**Instructions for the task**
Scan the records for the word "basic". Copy each line that includes it.

- Opening Delimiter -

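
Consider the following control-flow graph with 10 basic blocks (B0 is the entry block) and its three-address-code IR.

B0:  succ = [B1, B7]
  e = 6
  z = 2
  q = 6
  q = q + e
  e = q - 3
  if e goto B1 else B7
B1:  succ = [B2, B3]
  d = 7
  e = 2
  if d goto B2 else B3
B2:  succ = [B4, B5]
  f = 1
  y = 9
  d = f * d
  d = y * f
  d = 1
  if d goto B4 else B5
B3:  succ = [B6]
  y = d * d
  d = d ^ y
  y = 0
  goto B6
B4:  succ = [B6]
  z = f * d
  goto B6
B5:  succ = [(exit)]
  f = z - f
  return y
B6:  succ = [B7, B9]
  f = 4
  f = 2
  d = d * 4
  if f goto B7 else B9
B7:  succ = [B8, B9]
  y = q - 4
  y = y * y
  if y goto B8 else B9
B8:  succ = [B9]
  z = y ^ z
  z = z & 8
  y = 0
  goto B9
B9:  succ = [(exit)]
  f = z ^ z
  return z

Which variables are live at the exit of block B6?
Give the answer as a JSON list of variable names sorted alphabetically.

Answer: ["q", "z"]

Analysis:
def/use:
  B0: def={e,q,z} ue=∅
  B1: def={d,e} ue=∅
  B2: def={d,f,y} ue={d}
  B3: def={d,y} ue={d}
  B4: def={z} ue={d,f}
  B5: def={f} ue={f,y,z}
  B6: def={d,f} ue={d}
  B7: def={y} ue={q}
  B8: def={y,z} ue={y,z}
  B9: def={f} ue={z}

Liveness:
  live B0: ∅→{q,z}
  live B1: {q,z}→{d,q,z}
  live B2: {d,q,z}→{d,f,q,y,z}
  live B3: {d,q,z}→{d,q,z}
  live B4: {d,f,q}→{d,q,z}
  live B5: {f,y,z}→∅
  live B6: {d,q,z}→{q,z}
  live B7: {q,z}→{y,z}
  live B8: {y,z}→{z}
  live B9: {z}→∅

live-out(B6) = ["q", "z"]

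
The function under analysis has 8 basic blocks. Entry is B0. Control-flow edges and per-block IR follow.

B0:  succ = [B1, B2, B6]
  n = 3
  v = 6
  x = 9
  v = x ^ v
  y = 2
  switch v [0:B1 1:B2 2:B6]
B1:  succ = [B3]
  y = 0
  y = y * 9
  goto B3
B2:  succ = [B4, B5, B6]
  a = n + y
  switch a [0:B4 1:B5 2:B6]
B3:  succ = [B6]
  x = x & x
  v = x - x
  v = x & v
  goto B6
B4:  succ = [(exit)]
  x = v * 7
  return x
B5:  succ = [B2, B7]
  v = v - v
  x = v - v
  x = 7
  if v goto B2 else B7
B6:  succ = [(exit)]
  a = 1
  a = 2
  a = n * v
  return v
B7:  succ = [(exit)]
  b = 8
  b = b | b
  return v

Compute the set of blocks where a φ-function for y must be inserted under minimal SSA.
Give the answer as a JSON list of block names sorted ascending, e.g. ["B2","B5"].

Answer: ["B6"]

Working:
idom tree: B1←B0 B2←B0 B3←B1 B4←B2 B5←B2 B6←B0 B7←B5
Join-block Dom:
  B2: preds {B0,B5}: {B0} ∩ {B0,B2,B5} = {B0}; idom=B0
  B6: preds {B0,B2,B3}: {B0} ∩ {B0,B2} ∩ {B0,B1,B3} = {B0}; idom=B0

DF walk-up:
  join B2 pred B0: · stop@B0
  join B2 pred B5: B5→B2 stop@B0
  join B6 pred B0: · stop@B0
  join B6 pred B2: B2 stop@B0
  join B6 pred B3: B3→B1 stop@B0
  B0 → ∅
  B1 → {B6}
  B2 → {B2,B6}
  B3 → {B6}
  B4 → ∅
  B5 → {B2}
  B6 → ∅
  B7 → ∅

φ for y: defs {B0,B1}
  DF⁺ = {B6}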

- Closing Delimiter -

**Response below**
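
Consider the following control-flow graph with 10 basic blocks (B0 is the entry block) and its three-address-code IR.
The function under analysis has 8 basic blocks. Entry is B0. Control-flow edges and per-block IR follow.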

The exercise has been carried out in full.